## WORK INSTRUCTIONS
Copy each entry below exactly as it appears.

**********

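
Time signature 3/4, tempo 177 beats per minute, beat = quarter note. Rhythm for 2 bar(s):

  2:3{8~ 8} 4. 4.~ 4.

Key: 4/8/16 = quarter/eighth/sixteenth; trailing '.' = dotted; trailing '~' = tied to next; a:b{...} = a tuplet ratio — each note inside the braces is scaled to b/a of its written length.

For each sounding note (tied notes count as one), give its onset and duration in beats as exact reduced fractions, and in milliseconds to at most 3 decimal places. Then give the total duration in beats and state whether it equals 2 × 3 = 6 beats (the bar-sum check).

1) 0.0ms=0b +508.475ms=3/2b
2) 508.475ms=3/2b +508.475ms=3/2b
3) 1016.949ms=3b +1016.949ms=3b
Σ=6b of 6 (177bpm 3/4) — PASS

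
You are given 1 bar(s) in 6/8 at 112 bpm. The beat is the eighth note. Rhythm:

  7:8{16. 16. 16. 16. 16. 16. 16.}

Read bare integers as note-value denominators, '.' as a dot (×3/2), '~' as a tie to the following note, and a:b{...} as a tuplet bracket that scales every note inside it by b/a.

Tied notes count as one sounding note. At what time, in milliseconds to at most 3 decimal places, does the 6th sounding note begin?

note 6 onset = 30/7b = 2295.918ms

1. 0.0ms @ 0 + 459.184ms (6/7)
2. 459.184ms @ 6/7 + 459.184ms (6/7)
3. 918.367ms @ 12/7 + 459.184ms (6/7)
4. 1377.551ms @ 18/7 + 459.184ms (6/7)
5. 1836.735ms @ 24/7 + 459.184ms (6/7)
6. 2295.918ms @ 30/7 + 459.184ms (6/7)
7. 2755.102ms @ 36/7 + 459.184ms (6/7)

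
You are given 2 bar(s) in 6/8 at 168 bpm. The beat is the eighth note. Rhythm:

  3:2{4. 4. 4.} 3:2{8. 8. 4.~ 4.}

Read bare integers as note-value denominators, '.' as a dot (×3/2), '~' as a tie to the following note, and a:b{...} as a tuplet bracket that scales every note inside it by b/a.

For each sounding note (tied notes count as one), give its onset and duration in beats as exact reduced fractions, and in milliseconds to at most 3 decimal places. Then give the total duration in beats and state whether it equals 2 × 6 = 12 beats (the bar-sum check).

1) 0.0ms=0b +714.286ms=2b
2) 714.286ms=2b +714.286ms=2b
3) 1428.571ms=4b +714.286ms=2b
4) 2142.857ms=6b +357.143ms=1b
5) 2500.0ms=7b +357.143ms=1b
6) 2857.143ms=8b +1428.571ms=4b
Σ=12b of 12 (168bpm 6/8) — PASS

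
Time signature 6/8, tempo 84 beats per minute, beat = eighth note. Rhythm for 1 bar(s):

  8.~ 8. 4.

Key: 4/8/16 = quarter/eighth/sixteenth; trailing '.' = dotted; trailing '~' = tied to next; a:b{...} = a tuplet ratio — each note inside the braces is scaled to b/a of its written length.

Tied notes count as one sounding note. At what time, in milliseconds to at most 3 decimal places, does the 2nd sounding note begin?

1. 0.0ms @ 0 + 2142.857ms (3)
2. 2142.857ms @ 3 + 2142.857ms (3)

note 2 onset = 3b = 2142.857ms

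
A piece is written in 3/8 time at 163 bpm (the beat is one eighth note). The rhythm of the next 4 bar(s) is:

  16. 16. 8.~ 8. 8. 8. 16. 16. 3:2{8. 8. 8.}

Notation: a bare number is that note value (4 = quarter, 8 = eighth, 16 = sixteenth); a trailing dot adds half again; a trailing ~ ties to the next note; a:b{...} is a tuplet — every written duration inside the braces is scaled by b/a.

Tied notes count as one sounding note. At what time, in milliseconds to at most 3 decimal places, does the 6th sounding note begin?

note 6 onset = 15/2b = 2760.736ms

1. 0.0ms @ 0 + 276.074ms (3/4)
2. 276.074ms @ 3/4 + 276.074ms (3/4)
3. 552.147ms @ 3/2 + 1104.294ms (3)
4. 1656.442ms @ 9/2 + 552.147ms (3/2)
5. 2208.589ms @ 6 + 552.147ms (3/2)
6. 2760.736ms @ 15/2 + 276.074ms (3/4)
7. 3036.81ms @ 33/4 + 276.074ms (3/4)
8. 3312.883ms @ 9 + 368.098ms (1)
9. 3680.982ms @ 10 + 368.098ms (1)
10. 4049.08ms @ 11 + 368.098ms (1)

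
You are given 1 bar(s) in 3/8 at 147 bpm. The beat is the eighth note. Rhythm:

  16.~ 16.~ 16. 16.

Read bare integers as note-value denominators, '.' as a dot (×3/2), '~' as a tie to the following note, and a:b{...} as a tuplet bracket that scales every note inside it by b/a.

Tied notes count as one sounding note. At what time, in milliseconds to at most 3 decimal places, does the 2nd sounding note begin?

note 2 onset = 9/4b = 918.367ms

1. 0.0ms @ 0 + 918.367ms (9/4)
2. 918.367ms @ 9/4 + 306.122ms (3/4)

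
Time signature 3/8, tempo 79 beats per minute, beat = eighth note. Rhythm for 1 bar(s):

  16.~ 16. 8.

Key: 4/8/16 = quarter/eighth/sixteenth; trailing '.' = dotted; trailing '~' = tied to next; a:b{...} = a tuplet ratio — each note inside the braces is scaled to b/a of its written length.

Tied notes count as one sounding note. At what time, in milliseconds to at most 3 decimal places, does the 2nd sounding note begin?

1. 0.0ms @ 0 + 1139.241ms (3/2)
2. 1139.241ms @ 3/2 + 1139.241ms (3/2)

note 2 onset = 3/2b = 1139.241ms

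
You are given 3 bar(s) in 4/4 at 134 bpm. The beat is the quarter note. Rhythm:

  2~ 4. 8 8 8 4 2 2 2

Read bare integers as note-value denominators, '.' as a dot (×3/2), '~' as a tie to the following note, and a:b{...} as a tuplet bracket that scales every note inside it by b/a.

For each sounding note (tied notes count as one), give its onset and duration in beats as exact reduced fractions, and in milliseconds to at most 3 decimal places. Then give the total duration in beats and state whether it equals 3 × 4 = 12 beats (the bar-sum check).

1) 0.0ms=0b +1567.164ms=7/2b
2) 1567.164ms=7/2b +223.881ms=1/2b
3) 1791.045ms=4b +223.881ms=1/2b
4) 2014.925ms=9/2b +223.881ms=1/2b
5) 2238.806ms=5b +447.761ms=1b
6) 2686.567ms=6b +895.522ms=2b
7) 3582.09ms=8b +895.522ms=2b
8) 4477.612ms=10b +895.522ms=2b
Σ=12b of 12 (134bpm 4/4) — PASS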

**********

## WRITTEN RESPONSE
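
Time signature 3/4, tempo 177 beats per minute, beat = quarter note. Rhythm for 2 bar(s):

  2:3{8~ 8} 4. 4.~ 4.

Key: 4/8/16 = quarter/eighth/sixteenth; trailing '.' = dotted; trailing '~' = tied to next; a:b{...} = a tuplet ratio — each note inside the braces is scaled to b/a of its written length.

For each sounding note (tied notes count as one), give its onset and duration in beats as exact reduced fractions, and in milliseconds to at most 3 decimal places. Then give the total duration in beats and state whether it equals 2 × 3 = 6 beats (the bar-sum check).

1) 0.0ms=0b +508.475ms=3/2b
2) 508.475ms=3/2b +508.475ms=3/2b
3) 1016.949ms=3b +1016.949ms=3b
Σ=6b of 6 (177bpm 3/4) — PASS

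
You are given 1 bar(s) in 6/8 at 112 bpm. The beat is the eighth note. Rhythm:

  7:8{16. 16. 16. 16. 16. 16. 16.}

Read bare integers as note-value denominators, '.' as a dot (×3/2), '~' as a tie to the following note, and a:b{...} as a tuplet bracket that scales every note inside it by b/a.

Tied notes count as one sounding note. At what time, in milliseconds to at most 3 decimal places, does the 6th sounding note begin?

note 6 onset = 30/7b = 2295.918ms

1. 0.0ms @ 0 + 459.184ms (6/7)
2. 459.184ms @ 6/7 + 459.184ms (6/7)
3. 918.367ms @ 12/7 + 459.184ms (6/7)
4. 1377.551ms @ 18/7 + 459.184ms (6/7)
5. 1836.735ms @ 24/7 + 459.184ms (6/7)
6. 2295.918ms @ 30/7 + 459.184ms (6/7)
7. 2755.102ms @ 36/7 + 459.184ms (6/7)

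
You are given 2 bar(s) in 6/8 at 168 bpm. The beat is the eighth note. Rhythm:

  3:2{4. 4. 4.} 3:2{8. 8. 4.~ 4.}

Read bare integers as note-value denominators, '.' as a dot (×3/2), '~' as a tie to the following note, and a:b{...} as a tuplet bracket that scales every note inside it by b/a.

For each sounding note (tied notes count as one), give its onset and duration in beats as exact reduced fractions, and in milliseconds to at most 3 decimal places. Then give the total duration in beats and state whether it equals 2 × 6 = 12 beats (the bar-sum check).

1) 0.0ms=0b +714.286ms=2b
2) 714.286ms=2b +714.286ms=2b
3) 1428.571ms=4b +714.286ms=2b
4) 2142.857ms=6b +357.143ms=1b
5) 2500.0ms=7b +357.143ms=1b
6) 2857.143ms=8b +1428.571ms=4b
Σ=12b of 12 (168bpm 6/8) — PASS

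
Time signature 6/8, tempo 84 beats per minute, beat = eighth note. Rhythm for 1 bar(s):

  8.~ 8. 4.

Key: 4/8/16 = quarter/eighth/sixteenth; trailing '.' = dotted; trailing '~' = tied to next; a:b{...} = a tuplet ratio — each note inside the braces is scaled to b/a of its written length.

Tied notes count as one sounding note. At what time, in milliseconds to at most 3 decimal places, does the 2nd sounding note begin?

1. 0.0ms @ 0 + 2142.857ms (3)
2. 2142.857ms @ 3 + 2142.857ms (3)

note 2 onset = 3b = 2142.857ms

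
A piece is written in 3/8 time at 163 bpm (the beat is one eighth note). The rhythm of the next 4 bar(s) is:

  16. 16. 8.~ 8. 8. 8. 16. 16. 3:2{8. 8. 8.}

Notation: a bare number is that note value (4 = quarter, 8 = eighth, 16 = sixteenth); a trailing dot adds half again; a trailing ~ ties to the next note; a:b{...} is a tuplet — every written duration inside the braces is scaled by b/a.

Tied notes count as one sounding note. At what time, in milliseconds to at most 3 decimal places, does the 6th sounding note begin?

note 6 onset = 15/2b = 2760.736ms

1. 0.0ms @ 0 + 276.074ms (3/4)
2. 276.074ms @ 3/4 + 276.074ms (3/4)
3. 552.147ms @ 3/2 + 1104.294ms (3)
4. 1656.442ms @ 9/2 + 552.147ms (3/2)
5. 2208.589ms @ 6 + 552.147ms (3/2)
6. 2760.736ms @ 15/2 + 276.074ms (3/4)
7. 3036.81ms @ 33/4 + 276.074ms (3/4)
8. 3312.883ms @ 9 + 368.098ms (1)
9. 3680.982ms @ 10 + 368.098ms (1)
10. 4049.08ms @ 11 + 368.098ms (1)

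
You are given 1 bar(s) in 3/8 at 147 bpm. The beat is the eighth note. Rhythm:

  16.~ 16.~ 16. 16.

Read bare integers as note-value denominators, '.' as a dot (×3/2), '~' as a tie to the following note, and a:b{...} as a tuplet bracket that scales every note inside it by b/a.

Tied notes count as one sounding note. At what time, in milliseconds to at most 3 decimal places, does the 2nd sounding note begin?

note 2 onset = 9/4b = 918.367ms

1. 0.0ms @ 0 + 918.367ms (9/4)
2. 918.367ms @ 9/4 + 306.122ms (3/4)

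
Time signature 3/8, tempo 79 beats per minute, beat = eighth note. Rhythm for 1 bar(s):

  16.~ 16. 8.

Key: 4/8/16 = quarter/eighth/sixteenth; trailing '.' = dotted; trailing '~' = tied to next; a:b{...} = a tuplet ratio — each note inside the braces is scaled to b/a of its written length.

Tied notes count as one sounding note. At what time, in milliseconds to at most 3 decimal places, does the 2nd sounding note begin?

1. 0.0ms @ 0 + 1139.241ms (3/2)
2. 1139.241ms @ 3/2 + 1139.241ms (3/2)

note 2 onset = 3/2b = 1139.241ms

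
You are given 3 bar(s) in 4/4 at 134 bpm. The beat is the quarter note. Rhythm:

  2~ 4. 8 8 8 4 2 2 2

Read bare integers as note-value denominators, '.' as a dot (×3/2), '~' as a tie to the following note, and a:b{...} as a tuplet bracket that scales every note inside it by b/a.

For each sounding note (tied notes count as one), give its onset and duration in beats as exact reduced fractions, and in milliseconds to at most 3 decimal places. Then give the total duration in beats and state whether it equals 3 × 4 = 12 beats (the bar-sum check).

1) 0.0ms=0b +1567.164ms=7/2b
2) 1567.164ms=7/2b +223.881ms=1/2b
3) 1791.045ms=4b +223.881ms=1/2b
4) 2014.925ms=9/2b +223.881ms=1/2b
5) 2238.806ms=5b +447.761ms=1b
6) 2686.567ms=6b +895.522ms=2b
7) 3582.09ms=8b +895.522ms=2b
8) 4477.612ms=10b +895.522ms=2b
Σ=12b of 12 (134bpm 4/4) — PASS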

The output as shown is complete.